Problem description => Across these entries, how many lines contain the word "against"? Answer with only the number.

<<<<

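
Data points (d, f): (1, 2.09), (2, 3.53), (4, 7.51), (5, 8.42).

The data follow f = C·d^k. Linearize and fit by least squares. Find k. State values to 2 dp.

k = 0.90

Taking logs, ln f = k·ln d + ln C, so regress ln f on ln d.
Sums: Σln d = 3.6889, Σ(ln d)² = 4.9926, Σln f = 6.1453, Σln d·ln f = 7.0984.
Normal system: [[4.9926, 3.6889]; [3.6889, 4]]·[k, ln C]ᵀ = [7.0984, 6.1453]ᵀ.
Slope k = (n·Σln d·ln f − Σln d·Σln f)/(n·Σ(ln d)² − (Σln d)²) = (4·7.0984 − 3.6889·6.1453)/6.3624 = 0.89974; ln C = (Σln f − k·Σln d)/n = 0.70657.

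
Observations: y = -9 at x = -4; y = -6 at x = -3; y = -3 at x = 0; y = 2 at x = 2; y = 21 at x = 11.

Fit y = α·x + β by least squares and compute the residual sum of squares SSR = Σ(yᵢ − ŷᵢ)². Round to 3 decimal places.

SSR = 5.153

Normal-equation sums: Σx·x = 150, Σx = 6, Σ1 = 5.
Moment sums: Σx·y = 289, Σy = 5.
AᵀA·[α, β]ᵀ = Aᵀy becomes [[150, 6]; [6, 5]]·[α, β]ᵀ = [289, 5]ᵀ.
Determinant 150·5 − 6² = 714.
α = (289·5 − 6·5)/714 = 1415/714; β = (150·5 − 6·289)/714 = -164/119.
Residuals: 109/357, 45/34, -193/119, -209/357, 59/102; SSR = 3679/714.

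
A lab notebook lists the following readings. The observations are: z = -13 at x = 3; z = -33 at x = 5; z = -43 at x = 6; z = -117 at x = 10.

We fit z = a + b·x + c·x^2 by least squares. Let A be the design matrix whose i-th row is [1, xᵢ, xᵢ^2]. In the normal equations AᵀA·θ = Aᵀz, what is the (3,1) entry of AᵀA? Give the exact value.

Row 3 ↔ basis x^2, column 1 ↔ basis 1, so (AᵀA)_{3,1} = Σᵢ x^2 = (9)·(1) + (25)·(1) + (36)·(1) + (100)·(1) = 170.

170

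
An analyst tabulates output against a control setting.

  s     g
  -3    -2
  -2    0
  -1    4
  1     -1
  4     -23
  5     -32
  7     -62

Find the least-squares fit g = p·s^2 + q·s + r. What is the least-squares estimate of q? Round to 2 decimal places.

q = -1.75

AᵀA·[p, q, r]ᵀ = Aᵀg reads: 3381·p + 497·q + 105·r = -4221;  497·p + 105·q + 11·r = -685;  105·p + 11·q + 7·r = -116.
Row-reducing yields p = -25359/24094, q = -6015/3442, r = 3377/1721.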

>>>>
<<<<

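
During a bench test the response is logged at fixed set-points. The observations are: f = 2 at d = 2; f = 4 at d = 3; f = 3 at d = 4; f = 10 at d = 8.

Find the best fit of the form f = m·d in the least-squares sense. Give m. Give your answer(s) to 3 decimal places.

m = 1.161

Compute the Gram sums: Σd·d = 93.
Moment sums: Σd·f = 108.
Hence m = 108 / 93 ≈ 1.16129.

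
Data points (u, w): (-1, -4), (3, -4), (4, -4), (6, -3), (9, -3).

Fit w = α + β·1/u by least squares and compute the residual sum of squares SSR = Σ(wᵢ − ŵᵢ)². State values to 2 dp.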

>>>>
<<<<

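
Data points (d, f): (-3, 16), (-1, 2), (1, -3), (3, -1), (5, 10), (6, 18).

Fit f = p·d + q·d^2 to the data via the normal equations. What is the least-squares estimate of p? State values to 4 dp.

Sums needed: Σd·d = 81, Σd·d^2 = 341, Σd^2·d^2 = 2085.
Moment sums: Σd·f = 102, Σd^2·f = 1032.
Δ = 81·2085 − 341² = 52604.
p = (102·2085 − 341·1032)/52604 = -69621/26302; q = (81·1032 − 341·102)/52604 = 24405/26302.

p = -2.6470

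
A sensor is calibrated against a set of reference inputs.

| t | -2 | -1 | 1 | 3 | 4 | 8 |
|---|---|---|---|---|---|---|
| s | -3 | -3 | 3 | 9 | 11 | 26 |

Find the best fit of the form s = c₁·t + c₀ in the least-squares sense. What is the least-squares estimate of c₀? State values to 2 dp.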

>>>>

Result for this task => 2